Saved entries
◇ ◇ ◇

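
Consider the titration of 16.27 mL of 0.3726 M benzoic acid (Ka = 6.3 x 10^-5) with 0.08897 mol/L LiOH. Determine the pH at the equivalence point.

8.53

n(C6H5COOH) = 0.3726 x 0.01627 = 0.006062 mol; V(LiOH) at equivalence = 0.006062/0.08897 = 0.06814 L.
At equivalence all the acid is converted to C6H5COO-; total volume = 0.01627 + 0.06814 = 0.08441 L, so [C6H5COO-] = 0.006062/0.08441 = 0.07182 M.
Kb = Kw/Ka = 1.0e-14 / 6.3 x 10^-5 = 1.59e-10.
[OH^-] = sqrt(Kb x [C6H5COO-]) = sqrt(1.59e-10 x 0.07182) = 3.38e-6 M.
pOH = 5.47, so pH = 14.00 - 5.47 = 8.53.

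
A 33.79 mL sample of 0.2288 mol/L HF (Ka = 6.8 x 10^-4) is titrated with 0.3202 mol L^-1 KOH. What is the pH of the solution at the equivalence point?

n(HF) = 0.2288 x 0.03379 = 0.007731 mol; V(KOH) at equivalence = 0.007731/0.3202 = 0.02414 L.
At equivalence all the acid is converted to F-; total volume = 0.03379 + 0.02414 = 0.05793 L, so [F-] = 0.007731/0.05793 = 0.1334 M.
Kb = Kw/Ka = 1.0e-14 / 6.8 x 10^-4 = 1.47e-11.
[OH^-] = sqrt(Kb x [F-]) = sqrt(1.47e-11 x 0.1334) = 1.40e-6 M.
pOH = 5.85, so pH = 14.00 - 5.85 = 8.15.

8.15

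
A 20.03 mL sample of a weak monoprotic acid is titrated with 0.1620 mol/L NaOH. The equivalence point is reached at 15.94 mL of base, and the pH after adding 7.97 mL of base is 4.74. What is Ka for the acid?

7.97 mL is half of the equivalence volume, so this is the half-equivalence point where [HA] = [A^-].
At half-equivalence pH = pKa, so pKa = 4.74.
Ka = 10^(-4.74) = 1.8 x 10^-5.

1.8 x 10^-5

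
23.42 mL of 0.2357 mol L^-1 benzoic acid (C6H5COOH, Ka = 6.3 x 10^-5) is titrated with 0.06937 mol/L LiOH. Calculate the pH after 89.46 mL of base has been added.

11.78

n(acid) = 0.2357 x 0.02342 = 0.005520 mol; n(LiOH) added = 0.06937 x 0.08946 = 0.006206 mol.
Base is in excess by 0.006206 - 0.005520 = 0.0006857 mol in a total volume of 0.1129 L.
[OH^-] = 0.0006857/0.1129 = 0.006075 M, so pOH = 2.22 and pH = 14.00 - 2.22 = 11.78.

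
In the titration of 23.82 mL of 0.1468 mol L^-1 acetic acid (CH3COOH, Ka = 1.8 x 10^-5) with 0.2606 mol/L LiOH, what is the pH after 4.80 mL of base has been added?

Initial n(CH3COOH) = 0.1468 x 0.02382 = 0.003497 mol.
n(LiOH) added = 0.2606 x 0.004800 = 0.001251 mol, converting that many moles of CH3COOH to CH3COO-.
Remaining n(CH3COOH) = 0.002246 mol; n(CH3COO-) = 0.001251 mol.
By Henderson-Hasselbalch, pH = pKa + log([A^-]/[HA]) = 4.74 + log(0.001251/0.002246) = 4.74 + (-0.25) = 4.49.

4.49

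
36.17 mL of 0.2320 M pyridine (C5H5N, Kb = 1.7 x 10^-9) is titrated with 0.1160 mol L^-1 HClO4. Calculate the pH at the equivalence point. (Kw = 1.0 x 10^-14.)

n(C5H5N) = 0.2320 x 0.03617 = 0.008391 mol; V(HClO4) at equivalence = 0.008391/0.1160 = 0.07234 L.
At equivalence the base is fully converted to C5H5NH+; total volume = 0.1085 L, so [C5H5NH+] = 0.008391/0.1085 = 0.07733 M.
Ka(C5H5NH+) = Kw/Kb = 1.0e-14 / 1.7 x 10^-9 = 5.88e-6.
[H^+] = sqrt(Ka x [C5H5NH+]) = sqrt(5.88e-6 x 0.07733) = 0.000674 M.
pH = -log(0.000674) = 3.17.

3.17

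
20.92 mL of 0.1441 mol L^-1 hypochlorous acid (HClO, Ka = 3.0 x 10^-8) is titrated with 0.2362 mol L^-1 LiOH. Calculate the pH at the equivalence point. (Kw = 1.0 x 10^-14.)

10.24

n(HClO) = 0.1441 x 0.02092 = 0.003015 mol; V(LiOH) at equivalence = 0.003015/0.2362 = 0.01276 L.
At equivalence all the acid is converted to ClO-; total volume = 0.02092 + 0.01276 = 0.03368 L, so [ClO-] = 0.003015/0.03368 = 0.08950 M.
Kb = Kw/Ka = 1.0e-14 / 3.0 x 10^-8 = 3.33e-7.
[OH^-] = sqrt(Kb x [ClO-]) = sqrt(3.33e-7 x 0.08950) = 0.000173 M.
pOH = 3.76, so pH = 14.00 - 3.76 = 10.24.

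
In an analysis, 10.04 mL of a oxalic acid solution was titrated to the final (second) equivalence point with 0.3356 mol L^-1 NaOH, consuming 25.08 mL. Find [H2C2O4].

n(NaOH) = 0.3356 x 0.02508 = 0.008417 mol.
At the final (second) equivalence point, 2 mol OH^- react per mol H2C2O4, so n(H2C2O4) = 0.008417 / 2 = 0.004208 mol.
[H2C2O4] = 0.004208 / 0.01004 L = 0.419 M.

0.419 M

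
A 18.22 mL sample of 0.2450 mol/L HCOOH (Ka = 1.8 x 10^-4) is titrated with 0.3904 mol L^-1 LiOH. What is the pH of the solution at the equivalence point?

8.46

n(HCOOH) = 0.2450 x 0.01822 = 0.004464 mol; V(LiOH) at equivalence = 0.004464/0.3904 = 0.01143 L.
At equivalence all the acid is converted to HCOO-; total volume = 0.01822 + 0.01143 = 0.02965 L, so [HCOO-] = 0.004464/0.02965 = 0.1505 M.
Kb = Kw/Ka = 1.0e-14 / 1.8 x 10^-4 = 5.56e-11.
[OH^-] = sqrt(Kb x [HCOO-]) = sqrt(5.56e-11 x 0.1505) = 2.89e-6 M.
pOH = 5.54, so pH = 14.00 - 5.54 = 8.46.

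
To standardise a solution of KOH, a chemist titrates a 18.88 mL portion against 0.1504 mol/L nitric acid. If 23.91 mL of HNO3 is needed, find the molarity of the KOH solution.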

◇ ◇ ◇

_What the exercise asks:_
Reproduce all of the records exactly.

_Output for this exercise:_
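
Consider the titration of 16.27 mL of 0.3726 M benzoic acid (Ka = 6.3 x 10^-5) with 0.08897 mol/L LiOH. Determine the pH at the equivalence point.

8.53

n(C6H5COOH) = 0.3726 x 0.01627 = 0.006062 mol; V(LiOH) at equivalence = 0.006062/0.08897 = 0.06814 L.
At equivalence all the acid is converted to C6H5COO-; total volume = 0.01627 + 0.06814 = 0.08441 L, so [C6H5COO-] = 0.006062/0.08441 = 0.07182 M.
Kb = Kw/Ka = 1.0e-14 / 6.3 x 10^-5 = 1.59e-10.
[OH^-] = sqrt(Kb x [C6H5COO-]) = sqrt(1.59e-10 x 0.07182) = 3.38e-6 M.
pOH = 5.47, so pH = 14.00 - 5.47 = 8.53.

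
A 33.79 mL sample of 0.2288 mol/L HF (Ka = 6.8 x 10^-4) is titrated with 0.3202 mol L^-1 KOH. What is the pH of the solution at the equivalence point?

n(HF) = 0.2288 x 0.03379 = 0.007731 mol; V(KOH) at equivalence = 0.007731/0.3202 = 0.02414 L.
At equivalence all the acid is converted to F-; total volume = 0.03379 + 0.02414 = 0.05793 L, so [F-] = 0.007731/0.05793 = 0.1334 M.
Kb = Kw/Ka = 1.0e-14 / 6.8 x 10^-4 = 1.47e-11.
[OH^-] = sqrt(Kb x [F-]) = sqrt(1.47e-11 x 0.1334) = 1.40e-6 M.
pOH = 5.85, so pH = 14.00 - 5.85 = 8.15.

8.15

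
A 20.03 mL sample of a weak monoprotic acid is titrated with 0.1620 mol/L NaOH. The equivalence point is reached at 15.94 mL of base, and the pH after adding 7.97 mL of base is 4.74. What is Ka for the acid?

7.97 mL is half of the equivalence volume, so this is the half-equivalence point where [HA] = [A^-].
At half-equivalence pH = pKa, so pKa = 4.74.
Ka = 10^(-4.74) = 1.8 x 10^-5.

1.8 x 10^-5

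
23.42 mL of 0.2357 mol L^-1 benzoic acid (C6H5COOH, Ka = 6.3 x 10^-5) is titrated with 0.06937 mol/L LiOH. Calculate the pH after 89.46 mL of base has been added.

11.78

n(acid) = 0.2357 x 0.02342 = 0.005520 mol; n(LiOH) added = 0.06937 x 0.08946 = 0.006206 mol.
Base is in excess by 0.006206 - 0.005520 = 0.0006857 mol in a total volume of 0.1129 L.
[OH^-] = 0.0006857/0.1129 = 0.006075 M, so pOH = 2.22 and pH = 14.00 - 2.22 = 11.78.

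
In the titration of 23.82 mL of 0.1468 mol L^-1 acetic acid (CH3COOH, Ka = 1.8 x 10^-5) with 0.2606 mol/L LiOH, what is the pH after 4.80 mL of base has been added?

Initial n(CH3COOH) = 0.1468 x 0.02382 = 0.003497 mol.
n(LiOH) added = 0.2606 x 0.004800 = 0.001251 mol, converting that many moles of CH3COOH to CH3COO-.
Remaining n(CH3COOH) = 0.002246 mol; n(CH3COO-) = 0.001251 mol.
By Henderson-Hasselbalch, pH = pKa + log([A^-]/[HA]) = 4.74 + log(0.001251/0.002246) = 4.74 + (-0.25) = 4.49.

4.49

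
36.17 mL of 0.2320 M pyridine (C5H5N, Kb = 1.7 x 10^-9) is titrated with 0.1160 mol L^-1 HClO4. Calculate the pH at the equivalence point. (Kw = 1.0 x 10^-14.)

n(C5H5N) = 0.2320 x 0.03617 = 0.008391 mol; V(HClO4) at equivalence = 0.008391/0.1160 = 0.07234 L.
At equivalence the base is fully converted to C5H5NH+; total volume = 0.1085 L, so [C5H5NH+] = 0.008391/0.1085 = 0.07733 M.
Ka(C5H5NH+) = Kw/Kb = 1.0e-14 / 1.7 x 10^-9 = 5.88e-6.
[H^+] = sqrt(Ka x [C5H5NH+]) = sqrt(5.88e-6 x 0.07733) = 0.000674 M.
pH = -log(0.000674) = 3.17.

3.17

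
20.92 mL of 0.1441 mol L^-1 hypochlorous acid (HClO, Ka = 3.0 x 10^-8) is titrated with 0.2362 mol L^-1 LiOH. Calculate the pH at the equivalence point. (Kw = 1.0 x 10^-14.)

10.24

n(HClO) = 0.1441 x 0.02092 = 0.003015 mol; V(LiOH) at equivalence = 0.003015/0.2362 = 0.01276 L.
At equivalence all the acid is converted to ClO-; total volume = 0.02092 + 0.01276 = 0.03368 L, so [ClO-] = 0.003015/0.03368 = 0.08950 M.
Kb = Kw/Ka = 1.0e-14 / 3.0 x 10^-8 = 3.33e-7.
[OH^-] = sqrt(Kb x [ClO-]) = sqrt(3.33e-7 x 0.08950) = 0.000173 M.
pOH = 3.76, so pH = 14.00 - 3.76 = 10.24.

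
In an analysis, 10.04 mL of a oxalic acid solution was titrated to the final (second) equivalence point with 0.3356 mol L^-1 NaOH, consuming 25.08 mL. Find [H2C2O4].

n(NaOH) = 0.3356 x 0.02508 = 0.008417 mol.
At the final (second) equivalence point, 2 mol OH^- react per mol H2C2O4, so n(H2C2O4) = 0.008417 / 2 = 0.004208 mol.
[H2C2O4] = 0.004208 / 0.01004 L = 0.419 M.

0.419 M

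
A 18.22 mL sample of 0.2450 mol/L HCOOH (Ka = 1.8 x 10^-4) is titrated with 0.3904 mol L^-1 LiOH. What is the pH of the solution at the equivalence point?

8.46

n(HCOOH) = 0.2450 x 0.01822 = 0.004464 mol; V(LiOH) at equivalence = 0.004464/0.3904 = 0.01143 L.
At equivalence all the acid is converted to HCOO-; total volume = 0.01822 + 0.01143 = 0.02965 L, so [HCOO-] = 0.004464/0.02965 = 0.1505 M.
Kb = Kw/Ka = 1.0e-14 / 1.8 x 10^-4 = 5.56e-11.
[OH^-] = sqrt(Kb x [HCOO-]) = sqrt(5.56e-11 x 0.1505) = 2.89e-6 M.
pOH = 5.54, so pH = 14.00 - 5.54 = 8.46.

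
To standardise a solution of KOH, a chemist titrates a 18.88 mL portion against 0.1504 mol/L nitric acid. If 23.91 mL of HNO3 is needed, find the molarity of the KOH solution.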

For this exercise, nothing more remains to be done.